**TASK BRIEF**
Only one stretch of the records below is wanted: the lines from the one holding "An observer in a change-detection task completed" through the one holding "Session 2: 30". Return it exactly, both ends included.

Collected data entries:
# # # #

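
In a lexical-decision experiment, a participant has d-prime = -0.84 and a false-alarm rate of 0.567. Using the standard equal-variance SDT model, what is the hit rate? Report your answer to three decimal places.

hit rate = 0.251

z(false-alarm rate) = z(0.567) = 0.1687
z(H) = z(FA) + d' = 0.1687 + (-0.84) = -0.6713
hit rate = Φ(-0.6713) = 0.2510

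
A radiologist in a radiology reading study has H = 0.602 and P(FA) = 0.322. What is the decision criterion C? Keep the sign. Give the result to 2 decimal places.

Φ⁻¹(H) = 0.2585
Φ⁻¹(FA) = -0.4621
c = −½·[z(H) + z(FA)] = −0.5 × (0.2585 + (-0.4621)) = 0.1018
c > 0: the radiologist has a conservative response bias.

C = 0.10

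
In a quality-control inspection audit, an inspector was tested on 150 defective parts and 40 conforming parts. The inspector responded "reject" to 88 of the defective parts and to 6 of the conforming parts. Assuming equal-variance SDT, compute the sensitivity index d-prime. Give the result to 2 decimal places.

H = 88/150 = 0.5867
FA = 6/40 = 0.1500
Φ⁻¹(H) = Φ⁻¹(0.5867) = 0.219
Φ⁻¹(FA) = Φ⁻¹(0.1500) = -1.036
d' = z(H) − z(FA) = 0.219 − (-1.036) = 1.255

d-prime = 1.26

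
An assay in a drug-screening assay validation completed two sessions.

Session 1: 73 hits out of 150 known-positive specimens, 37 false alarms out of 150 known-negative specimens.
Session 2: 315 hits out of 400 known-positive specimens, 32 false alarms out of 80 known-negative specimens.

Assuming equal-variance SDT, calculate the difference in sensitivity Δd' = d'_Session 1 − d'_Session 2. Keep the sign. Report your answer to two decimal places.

Session 1: z(0.4867) = -0.033, z(0.2467) = -0.685, d' = 0.652
Session 2: z(0.7875) = 0.798, z(0.4000) = -0.253, d' = 1.051
Δd' = d'_Session 1 − d'_Session 2 = 0.652 − 1.051 = -0.399
Session 2 has the higher sensitivity.

Δd' = -0.40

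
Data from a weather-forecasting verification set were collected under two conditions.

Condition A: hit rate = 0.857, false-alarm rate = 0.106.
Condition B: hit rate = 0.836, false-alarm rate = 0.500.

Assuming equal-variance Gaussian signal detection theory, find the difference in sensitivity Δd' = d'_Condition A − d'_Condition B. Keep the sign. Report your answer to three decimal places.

Condition A: z(0.857) = 1.0669, z(0.106) = -1.2481, d' = 2.3150
Condition B: z(0.836) = 0.9782, z(0.500) = 0.0000, d' = 0.9782
Δd' = d'_Condition A − d'_Condition B = 2.3150 − 0.9782 = 1.3368
Condition A has the higher sensitivity.

Δd' = 1.337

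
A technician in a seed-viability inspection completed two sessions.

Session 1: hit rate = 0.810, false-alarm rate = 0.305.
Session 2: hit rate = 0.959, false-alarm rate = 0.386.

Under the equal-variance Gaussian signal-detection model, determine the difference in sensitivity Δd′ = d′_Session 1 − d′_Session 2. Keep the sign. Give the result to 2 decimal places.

Session 1: z(0.810) = 0.878, z(0.305) = -0.510, d' = 1.388
Session 2: z(0.959) = 1.739, z(0.386) = -0.290, d' = 2.029
Δd' = d'_Session 1 − d'_Session 2 = 1.388 − 2.029 = -0.641
Session 2 has the higher sensitivity.

Δd′ = -0.64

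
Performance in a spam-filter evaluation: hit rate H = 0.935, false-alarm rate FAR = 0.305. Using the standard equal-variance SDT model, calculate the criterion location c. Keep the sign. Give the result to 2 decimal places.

c = -0.50

z(H) = z(0.935) = 1.5141
z(FA) = z(0.305) = -0.5101
c = −½·[z(H) + z(FA)] = −0.5 × (1.5141 + (-0.5101)) = -0.5020
c < 0: the classifier has a liberal response bias.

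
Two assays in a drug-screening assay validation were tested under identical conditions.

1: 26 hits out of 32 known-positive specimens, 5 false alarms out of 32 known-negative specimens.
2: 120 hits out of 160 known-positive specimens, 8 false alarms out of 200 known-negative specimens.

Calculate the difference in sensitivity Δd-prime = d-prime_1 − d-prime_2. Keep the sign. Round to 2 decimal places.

1: z(0.8125) = 0.887, z(0.1562) = -1.010, d' = 1.897
2: z(0.7500) = 0.674, z(0.0400) = -1.751, d' = 2.425
Δd' = d'_1 − d'_2 = 1.897 − 2.425 = -0.528
2 has the higher sensitivity.

Δd-prime = -0.53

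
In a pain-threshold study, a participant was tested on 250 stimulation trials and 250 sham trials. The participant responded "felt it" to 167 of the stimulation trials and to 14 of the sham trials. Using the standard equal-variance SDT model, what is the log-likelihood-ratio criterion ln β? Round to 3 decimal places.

H = 167/250 = 0.6680
FA = 14/250 = 0.0560
Φ⁻¹(H) = 0.4344
Φ⁻¹(FA) = -1.5893
ln β = −½·[z(H)² − z(FA)²] = −0.5 × (0.1887 − 2.5259) = 1.1686

ln β = 1.169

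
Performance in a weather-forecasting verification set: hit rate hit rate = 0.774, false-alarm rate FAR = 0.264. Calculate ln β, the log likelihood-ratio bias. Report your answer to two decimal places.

z(H) = z(0.774) = 0.752
z(FA) = z(0.264) = -0.631
ln β = −½·[z(H)² − z(FA)²] = −0.5 × (0.566 − 0.398) = -0.084

ln β = -0.08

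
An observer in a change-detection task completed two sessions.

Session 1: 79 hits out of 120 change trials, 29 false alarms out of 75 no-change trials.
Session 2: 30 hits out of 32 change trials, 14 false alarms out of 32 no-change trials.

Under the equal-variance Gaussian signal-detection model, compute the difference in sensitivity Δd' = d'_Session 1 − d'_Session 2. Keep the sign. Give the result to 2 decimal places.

Session 1: z(0.6583) = 0.408, z(0.3867) = -0.288, d' = 0.696
Session 2: z(0.9375) = 1.534, z(0.4375) = -0.157, d' = 1.691
Δd' = d'_Session 1 − d'_Session 2 = 0.696 − 1.691 = -0.995
Session 2 has the higher sensitivity.

Δd' = -1.00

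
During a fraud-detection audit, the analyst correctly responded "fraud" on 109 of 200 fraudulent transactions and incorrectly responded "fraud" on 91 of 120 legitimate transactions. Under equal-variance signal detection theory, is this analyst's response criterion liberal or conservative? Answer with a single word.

liberal

z(H) = 0.113, z(FA) = 0.701
c = −½·(z(H) + z(FA)) = -0.407
c < 0 → liberal criterion (biased toward responding “yes”).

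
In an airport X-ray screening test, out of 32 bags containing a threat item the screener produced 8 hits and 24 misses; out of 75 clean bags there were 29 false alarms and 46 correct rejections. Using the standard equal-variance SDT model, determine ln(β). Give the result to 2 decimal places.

H = 8/32 = 0.2500
FA = 29/75 = 0.3867
z(0.2500) = -0.674, z(0.3867) = -0.288
ln β = −½·[z(H)² − z(FA)²] = −0.5 × (0.454 − 0.083) = -0.1855

ln β = -0.19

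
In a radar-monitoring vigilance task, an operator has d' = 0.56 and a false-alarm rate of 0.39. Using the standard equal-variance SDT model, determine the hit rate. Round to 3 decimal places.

z(false-alarm rate) = z(0.39) = -0.2793
z(H) = z(FA) + d' = -0.2793 + 0.56 = 0.2807
hit rate = Φ(0.2807) = 0.6105

hit rate = 0.611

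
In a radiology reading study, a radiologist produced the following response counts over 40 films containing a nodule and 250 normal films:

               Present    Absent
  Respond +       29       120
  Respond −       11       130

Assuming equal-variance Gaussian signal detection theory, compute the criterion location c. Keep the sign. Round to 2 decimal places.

c = -0.27

H = 29/40 = 0.7250
FA = 120/250 = 0.4800
Φ⁻¹(H) = 0.5978
Φ⁻¹(FA) = -0.0502
c = −½·[z(H) + z(FA)] = −0.5 × (0.5978 + (-0.0502)) = -0.2738
c < 0: the radiologist has a liberal response bias.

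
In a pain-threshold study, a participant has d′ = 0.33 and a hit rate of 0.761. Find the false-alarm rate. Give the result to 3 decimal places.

false-alarm rate = 0.648

z(hit rate) = z(0.761) = 0.7095
z(FA) = z(H) − d' = 0.7095 − 0.33 = 0.3795
false-alarm rate = Φ(0.3795) = 0.6478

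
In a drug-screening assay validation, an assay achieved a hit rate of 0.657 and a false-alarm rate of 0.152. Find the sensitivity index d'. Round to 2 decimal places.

d' = 1.43

Φ⁻¹(0.657) = 0.404, Φ⁻¹(0.152) = -1.028
d' = z(H) − z(FA) = 0.404 − (-1.028) = 1.432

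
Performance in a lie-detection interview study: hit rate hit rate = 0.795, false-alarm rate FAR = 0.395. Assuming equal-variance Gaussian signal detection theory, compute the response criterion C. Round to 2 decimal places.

C = -0.28

Φ⁻¹(0.795) = 0.824, Φ⁻¹(0.395) = -0.266
c = −½·[z(H) + z(FA)] = −0.5 × (0.824 + (-0.266)) = -0.279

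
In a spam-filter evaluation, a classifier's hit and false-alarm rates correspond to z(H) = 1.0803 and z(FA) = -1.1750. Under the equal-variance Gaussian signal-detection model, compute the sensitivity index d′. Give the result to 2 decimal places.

d' = z(H) − z(FA) = 1.0803 − (-1.1750) = 2.2553

d′ = 2.26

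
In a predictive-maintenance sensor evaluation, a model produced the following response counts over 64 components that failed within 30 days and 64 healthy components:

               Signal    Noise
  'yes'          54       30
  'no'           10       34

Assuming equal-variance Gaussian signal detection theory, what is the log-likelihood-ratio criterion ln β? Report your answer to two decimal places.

ln β = -0.51

H = 54/64 = 0.8438
FA = 30/64 = 0.4688
z(H) = z(0.8438) = 1.010
z(FA) = z(0.4688) = -0.078
ln β = −½·[z(H)² − z(FA)²] = −0.5 × (1.020 − 0.006) = -0.507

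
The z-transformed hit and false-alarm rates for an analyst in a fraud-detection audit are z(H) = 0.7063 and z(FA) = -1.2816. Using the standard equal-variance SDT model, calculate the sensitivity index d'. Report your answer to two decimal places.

d' = z(H) − z(FA) = 0.7063 − (-1.2816) = 1.9879

d' = 1.99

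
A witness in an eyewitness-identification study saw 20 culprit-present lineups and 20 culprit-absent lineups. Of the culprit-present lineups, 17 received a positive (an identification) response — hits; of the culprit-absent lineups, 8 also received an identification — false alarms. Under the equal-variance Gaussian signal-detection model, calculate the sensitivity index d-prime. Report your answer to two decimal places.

H = 17/20 = 0.8500
FA = 8/20 = 0.4000
Φ⁻¹(H) = 1.036
Φ⁻¹(FA) = -0.253
d' = z(H) − z(FA) = 1.036 − (-0.253) = 1.289

d-prime = 1.29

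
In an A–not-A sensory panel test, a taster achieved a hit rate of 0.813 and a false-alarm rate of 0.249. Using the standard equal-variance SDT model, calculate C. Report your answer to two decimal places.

C = -0.11

z(0.813) = 0.8890, z(0.249) = -0.6776
c = −½·[z(H) + z(FA)] = −0.5 × (0.8890 + (-0.6776)) = -0.1057
c < 0: the taster has a liberal response bias.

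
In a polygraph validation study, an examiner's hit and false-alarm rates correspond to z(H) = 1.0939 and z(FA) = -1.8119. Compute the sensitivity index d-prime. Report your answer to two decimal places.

d' = z(H) − z(FA) = 1.0939 − (-1.8119) = 2.9058

d-prime = 2.91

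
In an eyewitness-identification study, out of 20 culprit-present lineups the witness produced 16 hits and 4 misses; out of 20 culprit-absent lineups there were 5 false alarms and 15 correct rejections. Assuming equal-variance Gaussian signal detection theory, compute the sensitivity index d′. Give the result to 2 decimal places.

d′ = 1.52

H = 16/20 = 0.8000
FA = 5/20 = 0.2500
z(H) = 0.8416
z(FA) = -0.6745
d' = z(H) − z(FA) = 0.8416 − (-0.6745) = 1.5161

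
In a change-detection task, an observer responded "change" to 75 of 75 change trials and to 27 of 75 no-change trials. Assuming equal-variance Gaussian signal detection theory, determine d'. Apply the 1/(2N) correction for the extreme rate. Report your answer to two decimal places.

The hit rate is 75/75 = 1, so apply the 1/(2N) correction: H → 1 − 1/(2·75) = 0.99333.
z(H) = z(0.99333) = 2.475
z(FA) = z(0.36000) = -0.358
d' = 2.475 − (-0.358) = 2.833

d' = 2.83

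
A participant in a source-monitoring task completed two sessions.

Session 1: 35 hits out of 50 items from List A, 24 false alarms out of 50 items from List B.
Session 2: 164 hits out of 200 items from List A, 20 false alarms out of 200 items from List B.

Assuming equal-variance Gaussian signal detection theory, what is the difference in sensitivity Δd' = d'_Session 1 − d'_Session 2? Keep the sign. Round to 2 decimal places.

Δd' = -1.62

Session 1: z(0.7000) = 0.524, z(0.4800) = -0.050, d' = 0.574
Session 2: z(0.8200) = 0.915, z(0.1000) = -1.282, d' = 2.197
Δd' = d'_Session 1 − d'_Session 2 = 0.574 − 2.197 = -1.623
Session 2 has the higher sensitivity.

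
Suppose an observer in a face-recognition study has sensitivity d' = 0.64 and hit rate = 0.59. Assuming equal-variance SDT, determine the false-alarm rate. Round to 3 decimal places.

z(hit rate) = z(0.59) = 0.2275
z(FA) = z(H) − d' = 0.2275 − 0.64 = -0.4125
false-alarm rate = Φ(-0.4125) = 0.3400

false-alarm rate = 0.340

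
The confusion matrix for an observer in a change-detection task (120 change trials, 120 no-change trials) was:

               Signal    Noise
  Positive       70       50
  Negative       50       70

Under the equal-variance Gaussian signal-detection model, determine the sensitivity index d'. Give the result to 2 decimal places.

d' = 0.42

H = 70/120 = 0.5833
FA = 50/120 = 0.4167
z(0.5833) = 0.210, z(0.4167) = -0.210
d' = z(H) − z(FA) = 0.210 − (-0.210) = 0.420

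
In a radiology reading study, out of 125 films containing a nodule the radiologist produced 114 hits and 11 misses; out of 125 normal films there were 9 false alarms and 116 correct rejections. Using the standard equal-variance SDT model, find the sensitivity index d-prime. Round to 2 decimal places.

H = 114/125 = 0.9120
FA = 9/125 = 0.0720
z(H) = 1.353
z(FA) = -1.461
d' = z(H) − z(FA) = 1.353 − (-1.461) = 2.814

d-prime = 2.81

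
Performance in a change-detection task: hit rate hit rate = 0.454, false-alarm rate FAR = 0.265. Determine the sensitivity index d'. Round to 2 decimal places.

z(H) = z(0.454) = -0.1156
z(FA) = z(0.265) = -0.6280
d' = z(H) − z(FA) = -0.1156 − (-0.6280) = 0.5124

d' = 0.51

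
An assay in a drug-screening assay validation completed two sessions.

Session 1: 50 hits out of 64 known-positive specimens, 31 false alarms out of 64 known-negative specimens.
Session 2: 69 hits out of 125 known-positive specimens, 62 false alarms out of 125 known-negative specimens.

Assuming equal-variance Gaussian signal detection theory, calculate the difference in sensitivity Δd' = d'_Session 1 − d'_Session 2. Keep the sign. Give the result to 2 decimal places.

Δd' = 0.67

Session 1: z(0.7812) = 0.776, z(0.4844) = -0.039, d' = 0.815
Session 2: z(0.5520) = 0.131, z(0.4960) = -0.010, d' = 0.141
Δd' = d'_Session 1 − d'_Session 2 = 0.815 − 0.141 = 0.674
Session 1 has the higher sensitivity.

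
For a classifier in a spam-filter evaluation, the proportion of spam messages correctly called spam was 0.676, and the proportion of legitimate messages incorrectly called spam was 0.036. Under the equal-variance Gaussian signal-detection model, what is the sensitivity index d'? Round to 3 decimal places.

Φ⁻¹(H) = Φ⁻¹(0.676) = 0.4565
Φ⁻¹(FA) = Φ⁻¹(0.036) = -1.7991
d' = z(H) − z(FA) = 0.4565 − (-1.7991) = 2.2556

d' = 2.256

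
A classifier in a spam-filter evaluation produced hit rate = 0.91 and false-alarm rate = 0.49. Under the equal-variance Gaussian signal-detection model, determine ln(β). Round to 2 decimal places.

z(H) = z(0.91) = 1.341
z(FA) = z(0.49) = -0.025
ln β = −½·[z(H)² − z(FA)²] = −0.5 × (1.798 − 0.001) = -0.8985

ln β = -0.90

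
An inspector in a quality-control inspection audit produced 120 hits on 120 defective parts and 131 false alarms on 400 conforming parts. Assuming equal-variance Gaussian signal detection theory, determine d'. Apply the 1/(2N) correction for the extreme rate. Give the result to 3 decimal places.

d' = 3.085

The hit rate is 120/120 = 1, so apply the 1/(2N) correction: H → 1 − 1/(2·120) = 0.99583.
z(H) = z(0.99583) = 2.6380
z(FA) = z(0.32750) = -0.4468
d' = 2.6380 − (-0.4468) = 3.0848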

# # # #

**RESPONSE AREA**
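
An observer in a change-detection task completed two sessions.

Session 1: 79 hits out of 120 change trials, 29 false alarms out of 75 no-change trials.
Session 2: 30 hits out of 32 change trials, 14 false alarms out of 32 no-change trials.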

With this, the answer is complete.